= What you will do =
Return the lines below that contain the word "Answer".

Data to examine Block Start

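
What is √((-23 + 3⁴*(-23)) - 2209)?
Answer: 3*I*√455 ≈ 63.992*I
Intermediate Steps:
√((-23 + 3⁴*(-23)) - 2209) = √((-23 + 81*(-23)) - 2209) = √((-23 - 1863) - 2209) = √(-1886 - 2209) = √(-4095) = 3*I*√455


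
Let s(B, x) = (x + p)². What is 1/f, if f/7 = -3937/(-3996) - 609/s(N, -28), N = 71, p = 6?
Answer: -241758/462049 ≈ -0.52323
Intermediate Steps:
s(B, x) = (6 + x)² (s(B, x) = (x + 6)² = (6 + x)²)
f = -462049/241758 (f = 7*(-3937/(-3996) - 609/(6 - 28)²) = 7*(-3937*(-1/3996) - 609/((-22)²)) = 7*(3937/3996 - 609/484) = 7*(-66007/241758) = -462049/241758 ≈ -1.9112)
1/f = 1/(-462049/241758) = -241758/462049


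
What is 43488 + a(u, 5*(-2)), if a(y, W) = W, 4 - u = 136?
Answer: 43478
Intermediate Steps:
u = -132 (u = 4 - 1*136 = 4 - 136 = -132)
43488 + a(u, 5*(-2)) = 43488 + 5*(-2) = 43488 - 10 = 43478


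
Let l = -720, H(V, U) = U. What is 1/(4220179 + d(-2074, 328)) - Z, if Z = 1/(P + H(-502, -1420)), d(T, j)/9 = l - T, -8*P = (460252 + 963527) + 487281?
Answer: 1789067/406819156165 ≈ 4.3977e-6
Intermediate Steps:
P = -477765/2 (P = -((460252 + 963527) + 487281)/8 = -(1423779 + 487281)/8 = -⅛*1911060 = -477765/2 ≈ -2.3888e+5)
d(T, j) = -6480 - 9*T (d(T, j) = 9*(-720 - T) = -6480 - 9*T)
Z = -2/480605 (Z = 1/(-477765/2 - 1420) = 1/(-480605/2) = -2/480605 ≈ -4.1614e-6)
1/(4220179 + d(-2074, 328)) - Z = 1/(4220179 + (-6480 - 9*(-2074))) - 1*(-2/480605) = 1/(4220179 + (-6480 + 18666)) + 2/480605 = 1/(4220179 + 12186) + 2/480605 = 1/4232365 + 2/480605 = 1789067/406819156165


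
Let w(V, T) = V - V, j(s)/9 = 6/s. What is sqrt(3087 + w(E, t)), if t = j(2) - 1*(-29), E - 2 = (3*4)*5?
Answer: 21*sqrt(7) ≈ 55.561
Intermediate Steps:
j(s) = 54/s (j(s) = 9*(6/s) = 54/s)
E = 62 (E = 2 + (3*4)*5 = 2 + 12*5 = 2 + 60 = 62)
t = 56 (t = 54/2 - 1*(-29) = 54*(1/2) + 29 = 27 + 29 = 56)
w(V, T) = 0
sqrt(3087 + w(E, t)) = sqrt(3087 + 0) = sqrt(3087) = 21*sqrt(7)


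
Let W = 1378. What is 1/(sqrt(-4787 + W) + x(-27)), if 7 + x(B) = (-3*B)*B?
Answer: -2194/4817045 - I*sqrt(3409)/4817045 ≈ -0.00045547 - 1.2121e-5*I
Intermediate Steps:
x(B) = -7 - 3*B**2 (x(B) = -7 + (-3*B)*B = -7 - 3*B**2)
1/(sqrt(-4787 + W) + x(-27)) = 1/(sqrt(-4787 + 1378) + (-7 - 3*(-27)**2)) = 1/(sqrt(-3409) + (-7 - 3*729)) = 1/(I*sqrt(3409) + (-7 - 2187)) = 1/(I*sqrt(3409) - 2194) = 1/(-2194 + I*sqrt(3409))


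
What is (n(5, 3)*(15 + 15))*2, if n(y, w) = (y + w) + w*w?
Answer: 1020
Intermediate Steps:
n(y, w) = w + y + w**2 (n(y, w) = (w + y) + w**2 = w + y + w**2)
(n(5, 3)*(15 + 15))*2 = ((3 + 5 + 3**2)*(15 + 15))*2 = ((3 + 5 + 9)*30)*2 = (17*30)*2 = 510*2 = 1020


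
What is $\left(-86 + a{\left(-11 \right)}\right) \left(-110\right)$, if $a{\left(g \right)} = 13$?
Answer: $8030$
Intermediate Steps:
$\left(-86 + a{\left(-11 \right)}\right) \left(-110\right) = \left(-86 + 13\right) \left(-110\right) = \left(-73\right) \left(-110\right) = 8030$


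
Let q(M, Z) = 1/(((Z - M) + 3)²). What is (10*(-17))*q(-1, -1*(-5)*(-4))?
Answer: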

Data to examine Block End

= Response area =
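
Answer: 3*I*√455 ≈ 63.992*I
Answer: -241758/462049 ≈ -0.52323
Answer: 43478
Answer: 1789067/406819156165 ≈ 4.3977e-6
Answer: 21*sqrt(7) ≈ 55.561
Answer: -2194/4817045 - I*sqrt(3409)/4817045 ≈ -0.00045547 - 1.2121e-5*I
Answer: 1020
Answer: $8030$
Answer: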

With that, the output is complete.